Go to the line containing "Typhoon Amara has" in the records below. Repeat it and the lines after it exactly, all the way to the end.

:::::

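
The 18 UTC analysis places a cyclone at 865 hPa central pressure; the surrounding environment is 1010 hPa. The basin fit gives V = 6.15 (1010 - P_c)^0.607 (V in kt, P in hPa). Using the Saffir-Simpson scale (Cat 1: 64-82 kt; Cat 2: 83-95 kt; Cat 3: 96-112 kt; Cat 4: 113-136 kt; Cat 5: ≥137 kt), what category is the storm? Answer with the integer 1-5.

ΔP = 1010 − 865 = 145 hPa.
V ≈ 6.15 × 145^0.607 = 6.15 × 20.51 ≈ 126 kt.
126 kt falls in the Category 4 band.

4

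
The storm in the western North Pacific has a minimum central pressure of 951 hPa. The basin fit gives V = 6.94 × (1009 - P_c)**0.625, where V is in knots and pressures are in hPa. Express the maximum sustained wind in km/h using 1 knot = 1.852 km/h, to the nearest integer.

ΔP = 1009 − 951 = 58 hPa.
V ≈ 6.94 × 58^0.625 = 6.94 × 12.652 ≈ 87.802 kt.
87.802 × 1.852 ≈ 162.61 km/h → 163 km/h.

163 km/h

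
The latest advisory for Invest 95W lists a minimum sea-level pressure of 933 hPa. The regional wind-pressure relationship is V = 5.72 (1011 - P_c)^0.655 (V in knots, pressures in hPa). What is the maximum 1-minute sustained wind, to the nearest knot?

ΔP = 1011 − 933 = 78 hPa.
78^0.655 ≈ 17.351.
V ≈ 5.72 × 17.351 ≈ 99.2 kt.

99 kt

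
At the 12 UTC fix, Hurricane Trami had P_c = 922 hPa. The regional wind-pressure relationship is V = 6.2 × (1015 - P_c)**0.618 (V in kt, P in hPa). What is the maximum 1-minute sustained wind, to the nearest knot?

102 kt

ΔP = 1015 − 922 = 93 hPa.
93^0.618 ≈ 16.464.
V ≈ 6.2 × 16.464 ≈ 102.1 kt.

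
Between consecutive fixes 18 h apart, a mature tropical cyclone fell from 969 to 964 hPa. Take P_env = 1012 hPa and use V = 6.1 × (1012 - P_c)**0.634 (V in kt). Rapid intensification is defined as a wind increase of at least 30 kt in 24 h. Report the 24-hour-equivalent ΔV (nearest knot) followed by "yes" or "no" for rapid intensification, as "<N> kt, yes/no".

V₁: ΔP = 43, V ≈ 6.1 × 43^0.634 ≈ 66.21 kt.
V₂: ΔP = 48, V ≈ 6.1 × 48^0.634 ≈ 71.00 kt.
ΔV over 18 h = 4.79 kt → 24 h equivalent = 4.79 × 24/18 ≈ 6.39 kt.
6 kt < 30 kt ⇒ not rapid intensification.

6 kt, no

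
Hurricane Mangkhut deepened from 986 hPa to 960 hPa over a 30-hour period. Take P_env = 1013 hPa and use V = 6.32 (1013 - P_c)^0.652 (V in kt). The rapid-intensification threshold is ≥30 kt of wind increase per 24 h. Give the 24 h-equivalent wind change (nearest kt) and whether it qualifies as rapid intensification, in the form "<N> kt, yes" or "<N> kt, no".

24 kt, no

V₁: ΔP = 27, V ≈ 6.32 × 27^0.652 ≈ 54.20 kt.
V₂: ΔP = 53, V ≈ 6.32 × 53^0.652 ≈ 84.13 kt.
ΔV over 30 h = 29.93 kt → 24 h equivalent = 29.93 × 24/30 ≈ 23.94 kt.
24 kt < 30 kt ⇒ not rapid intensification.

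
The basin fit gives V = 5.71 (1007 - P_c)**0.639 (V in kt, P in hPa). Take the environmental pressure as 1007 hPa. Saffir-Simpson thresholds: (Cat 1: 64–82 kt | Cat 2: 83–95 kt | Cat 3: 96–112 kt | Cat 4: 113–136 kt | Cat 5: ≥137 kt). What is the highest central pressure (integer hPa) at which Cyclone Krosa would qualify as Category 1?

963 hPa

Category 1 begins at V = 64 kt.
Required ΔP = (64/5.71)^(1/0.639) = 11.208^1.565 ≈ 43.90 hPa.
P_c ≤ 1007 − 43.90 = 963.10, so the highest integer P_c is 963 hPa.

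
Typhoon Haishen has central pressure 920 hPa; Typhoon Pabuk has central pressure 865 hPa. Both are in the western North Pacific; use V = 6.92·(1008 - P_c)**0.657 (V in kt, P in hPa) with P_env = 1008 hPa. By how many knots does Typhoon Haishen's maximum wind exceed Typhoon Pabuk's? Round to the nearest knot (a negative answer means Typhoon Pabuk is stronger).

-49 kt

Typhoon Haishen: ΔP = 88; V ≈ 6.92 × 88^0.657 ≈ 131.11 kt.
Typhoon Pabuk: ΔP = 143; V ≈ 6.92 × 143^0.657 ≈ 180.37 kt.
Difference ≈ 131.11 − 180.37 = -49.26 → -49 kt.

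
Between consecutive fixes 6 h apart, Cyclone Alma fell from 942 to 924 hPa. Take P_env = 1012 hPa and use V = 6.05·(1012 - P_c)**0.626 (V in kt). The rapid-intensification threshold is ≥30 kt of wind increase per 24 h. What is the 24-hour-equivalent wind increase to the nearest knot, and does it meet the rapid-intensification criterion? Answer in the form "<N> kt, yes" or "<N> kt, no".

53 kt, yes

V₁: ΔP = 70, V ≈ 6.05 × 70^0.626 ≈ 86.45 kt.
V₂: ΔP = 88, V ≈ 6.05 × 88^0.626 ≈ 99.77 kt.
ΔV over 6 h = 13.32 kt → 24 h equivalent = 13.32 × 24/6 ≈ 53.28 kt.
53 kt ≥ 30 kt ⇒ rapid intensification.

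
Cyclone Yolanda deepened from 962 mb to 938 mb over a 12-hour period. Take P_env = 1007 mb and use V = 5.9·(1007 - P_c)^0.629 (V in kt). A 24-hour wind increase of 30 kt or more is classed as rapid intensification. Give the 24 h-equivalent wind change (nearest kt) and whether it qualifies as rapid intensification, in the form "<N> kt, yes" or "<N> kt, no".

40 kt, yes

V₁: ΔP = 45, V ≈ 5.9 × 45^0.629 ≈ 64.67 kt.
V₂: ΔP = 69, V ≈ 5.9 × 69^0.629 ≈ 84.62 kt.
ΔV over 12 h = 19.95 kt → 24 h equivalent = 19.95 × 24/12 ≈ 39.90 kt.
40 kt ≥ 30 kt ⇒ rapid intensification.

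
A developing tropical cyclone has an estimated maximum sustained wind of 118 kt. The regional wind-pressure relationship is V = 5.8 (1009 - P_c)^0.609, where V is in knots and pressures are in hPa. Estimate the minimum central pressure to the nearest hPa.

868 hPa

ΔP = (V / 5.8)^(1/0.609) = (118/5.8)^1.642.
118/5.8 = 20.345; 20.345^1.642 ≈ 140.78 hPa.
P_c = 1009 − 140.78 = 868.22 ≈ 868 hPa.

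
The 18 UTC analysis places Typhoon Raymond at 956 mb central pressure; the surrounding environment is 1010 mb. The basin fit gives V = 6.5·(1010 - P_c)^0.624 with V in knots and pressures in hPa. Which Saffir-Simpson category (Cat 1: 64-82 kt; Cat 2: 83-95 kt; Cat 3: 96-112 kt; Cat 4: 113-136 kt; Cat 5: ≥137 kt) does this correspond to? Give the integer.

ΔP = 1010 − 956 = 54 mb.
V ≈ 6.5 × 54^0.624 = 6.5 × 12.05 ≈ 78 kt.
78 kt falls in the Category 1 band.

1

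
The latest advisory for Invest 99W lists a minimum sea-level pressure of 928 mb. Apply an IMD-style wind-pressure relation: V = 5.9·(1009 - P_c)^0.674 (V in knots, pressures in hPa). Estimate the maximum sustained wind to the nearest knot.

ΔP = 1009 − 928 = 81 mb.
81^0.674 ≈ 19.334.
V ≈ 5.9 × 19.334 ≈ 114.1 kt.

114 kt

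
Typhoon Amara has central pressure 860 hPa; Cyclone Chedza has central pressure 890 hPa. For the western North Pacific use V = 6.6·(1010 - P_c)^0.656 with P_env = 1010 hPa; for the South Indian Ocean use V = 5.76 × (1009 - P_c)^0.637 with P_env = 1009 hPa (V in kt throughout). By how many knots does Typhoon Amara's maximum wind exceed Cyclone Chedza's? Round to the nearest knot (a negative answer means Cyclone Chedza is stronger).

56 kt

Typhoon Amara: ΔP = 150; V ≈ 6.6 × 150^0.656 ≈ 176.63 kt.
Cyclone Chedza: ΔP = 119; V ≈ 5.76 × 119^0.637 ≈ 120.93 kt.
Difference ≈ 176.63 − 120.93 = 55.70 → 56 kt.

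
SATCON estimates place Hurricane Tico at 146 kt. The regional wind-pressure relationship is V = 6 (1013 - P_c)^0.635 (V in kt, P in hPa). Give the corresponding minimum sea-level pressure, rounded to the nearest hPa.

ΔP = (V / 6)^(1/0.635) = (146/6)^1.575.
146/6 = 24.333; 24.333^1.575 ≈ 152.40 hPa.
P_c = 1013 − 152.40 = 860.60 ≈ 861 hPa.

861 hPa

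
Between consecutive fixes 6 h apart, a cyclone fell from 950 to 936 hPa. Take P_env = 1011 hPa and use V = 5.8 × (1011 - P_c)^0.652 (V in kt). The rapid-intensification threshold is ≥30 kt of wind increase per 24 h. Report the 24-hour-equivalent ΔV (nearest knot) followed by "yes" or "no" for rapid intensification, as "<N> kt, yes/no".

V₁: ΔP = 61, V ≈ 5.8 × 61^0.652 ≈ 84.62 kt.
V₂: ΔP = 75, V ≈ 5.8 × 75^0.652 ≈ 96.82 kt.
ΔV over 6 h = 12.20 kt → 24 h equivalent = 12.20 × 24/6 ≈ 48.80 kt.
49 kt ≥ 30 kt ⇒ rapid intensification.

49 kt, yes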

:::::

• Finished task
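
Typhoon Amara has central pressure 860 hPa; Cyclone Chedza has central pressure 890 hPa. For the western North Pacific use V = 6.6·(1010 - P_c)^0.656 with P_env = 1010 hPa; for the South Indian Ocean use V = 5.76 × (1009 - P_c)^0.637 with P_env = 1009 hPa (V in kt throughout). By how many knots does Typhoon Amara's maximum wind exceed Cyclone Chedza's? Round to the nearest knot (a negative answer means Cyclone Chedza is stronger).

56 kt

Typhoon Amara: ΔP = 150; V ≈ 6.6 × 150^0.656 ≈ 176.63 kt.
Cyclone Chedza: ΔP = 119; V ≈ 5.76 × 119^0.637 ≈ 120.93 kt.
Difference ≈ 176.63 − 120.93 = 55.70 → 56 kt.

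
SATCON estimates place Hurricane Tico at 146 kt. The regional wind-pressure relationship is V = 6 (1013 - P_c)^0.635 (V in kt, P in hPa). Give the corresponding minimum sea-level pressure, rounded to the nearest hPa.

ΔP = (V / 6)^(1/0.635) = (146/6)^1.575.
146/6 = 24.333; 24.333^1.575 ≈ 152.40 hPa.
P_c = 1013 − 152.40 = 860.60 ≈ 861 hPa.

861 hPa

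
Between consecutive fixes 6 h apart, a cyclone fell from 950 to 936 hPa. Take P_env = 1011 hPa and use V = 5.8 × (1011 - P_c)^0.652 (V in kt). The rapid-intensification threshold is ≥30 kt of wind increase per 24 h. Report the 24-hour-equivalent ΔV (nearest knot) followed by "yes" or "no" for rapid intensification, as "<N> kt, yes/no".

V₁: ΔP = 61, V ≈ 5.8 × 61^0.652 ≈ 84.62 kt.
V₂: ΔP = 75, V ≈ 5.8 × 75^0.652 ≈ 96.82 kt.
ΔV over 6 h = 12.20 kt → 24 h equivalent = 12.20 × 24/6 ≈ 48.80 kt.
49 kt ≥ 30 kt ⇒ rapid intensification.

49 kt, yes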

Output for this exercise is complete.